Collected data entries
....

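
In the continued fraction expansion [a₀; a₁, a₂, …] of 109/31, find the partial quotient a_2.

1

⌊109/31⌋ = 3, remainder 16
⌊31/16⌋ = 1, remainder 15
⌊16/15⌋ = 1, remainder 1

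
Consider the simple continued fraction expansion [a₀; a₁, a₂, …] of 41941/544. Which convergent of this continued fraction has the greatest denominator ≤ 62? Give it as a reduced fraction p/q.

3161/41

List convergents until the denominator exceeds the bound:
a_0 = 77: 77/1  (≤ bound)
a_1 = 10: 771/10  (≤ bound)
a_2 = 3: 2390/31  (≤ bound)
a_3 = 1: 3161/41  (≤ bound)
a_4 = 3: 11873/154  (> 62, stop)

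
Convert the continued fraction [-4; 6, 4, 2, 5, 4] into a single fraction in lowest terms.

-4899/1276

Starting at the tail and folding back:
Start with 4.
5 + 1/(4/1) = 5 + 1/4 = 21/4
2 + 1/(21/4) = 2 + 4/21 = 46/21
4 + 1/(46/21) = 4 + 21/46 = 205/46
6 + 1/(205/46) = 6 + 46/205 = 1276/205
-4 + 1/(1276/205) = -4 + 205/1276 = -4899/1276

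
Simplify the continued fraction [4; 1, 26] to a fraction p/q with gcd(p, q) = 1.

134/27

Use the convergent recurrence hₖ = aₖ·hₖ₋₁ + hₖ₋₂ (and likewise for the denominators kₖ):
a_0 = 4: 4/1
a_1 = 1: 5/1
a_2 = 26: 134/27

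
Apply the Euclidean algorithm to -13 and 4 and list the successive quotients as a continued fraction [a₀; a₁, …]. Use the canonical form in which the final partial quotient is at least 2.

[-4; 1, 3]

Run the Euclidean algorithm, recording each quotient:
-13 = -4·4 + 3, so a_0 = -4
4 = 1·3 + 1, so a_1 = 1
3 = 3·1 + 0, so a_2 = 3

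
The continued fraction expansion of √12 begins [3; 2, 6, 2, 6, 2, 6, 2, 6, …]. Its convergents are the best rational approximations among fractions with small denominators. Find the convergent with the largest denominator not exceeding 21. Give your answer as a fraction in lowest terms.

a_0 = 3: 3/1  (≤ bound)
a_1 = 2: 7/2  (≤ bound)
a_2 = 6: 45/13  (≤ bound)
a_3 = 2: 97/28  (> 21, stop)

45/13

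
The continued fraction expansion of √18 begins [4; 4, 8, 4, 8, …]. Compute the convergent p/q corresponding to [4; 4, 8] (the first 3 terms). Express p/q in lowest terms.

140/33

Use the convergent recurrence hₖ = aₖ·hₖ₋₁ + hₖ₋₂ (and likewise for the denominators kₖ):
a_0 = 4: 4/1
a_1 = 4: 17/4
a_2 = 8: 140/33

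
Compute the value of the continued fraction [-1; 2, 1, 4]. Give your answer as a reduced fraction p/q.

Start with 4.
1 + 1/(4/1) = 1 + 1/4 = 5/4
2 + 1/(5/4) = 2 + 4/5 = 14/5
-1 + 1/(14/5) = -1 + 5/14 = -9/14

-9/14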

....

● **Work to be completed**: Would you repeat the lines from the one containing "Simplify the continued" through the end of the data, exactly, with nothing before or after them?

● **Answer space**:
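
Simplify the continued fraction [4; 1, 26] to a fraction p/q with gcd(p, q) = 1.

134/27

Use the convergent recurrence hₖ = aₖ·hₖ₋₁ + hₖ₋₂ (and likewise for the denominators kₖ):
a_0 = 4: 4/1
a_1 = 1: 5/1
a_2 = 26: 134/27

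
Apply the Euclidean algorithm to -13 and 4 and list the successive quotients as a continued fraction [a₀; a₁, …]. Use the canonical form in which the final partial quotient is at least 2.

[-4; 1, 3]

Run the Euclidean algorithm, recording each quotient:
-13 = -4·4 + 3, so a_0 = -4
4 = 1·3 + 1, so a_1 = 1
3 = 3·1 + 0, so a_2 = 3

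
The continued fraction expansion of √12 begins [3; 2, 6, 2, 6, 2, 6, 2, 6, …]. Its convergents are the best rational approximations among fractions with small denominators. Find the convergent with the largest denominator not exceeding 21. Give your answer as a fraction in lowest terms.

a_0 = 3: 3/1  (≤ bound)
a_1 = 2: 7/2  (≤ bound)
a_2 = 6: 45/13  (≤ bound)
a_3 = 2: 97/28  (> 21, stop)

45/13

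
The continued fraction expansion of √18 begins [4; 4, 8, 4, 8, …]. Compute the convergent p/q corresponding to [4; 4, 8] (the first 3 terms). Express p/q in lowest terms.

140/33

Use the convergent recurrence hₖ = aₖ·hₖ₋₁ + hₖ₋₂ (and likewise for the denominators kₖ):
a_0 = 4: 4/1
a_1 = 4: 17/4
a_2 = 8: 140/33

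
Compute the value of the continued fraction [-1; 2, 1, 4]. Give your answer as a reduced fraction p/q.

Start with 4.
1 + 1/(4/1) = 1 + 1/4 = 5/4
2 + 1/(5/4) = 2 + 4/5 = 14/5
-1 + 1/(14/5) = -1 + 5/14 = -9/14

-9/14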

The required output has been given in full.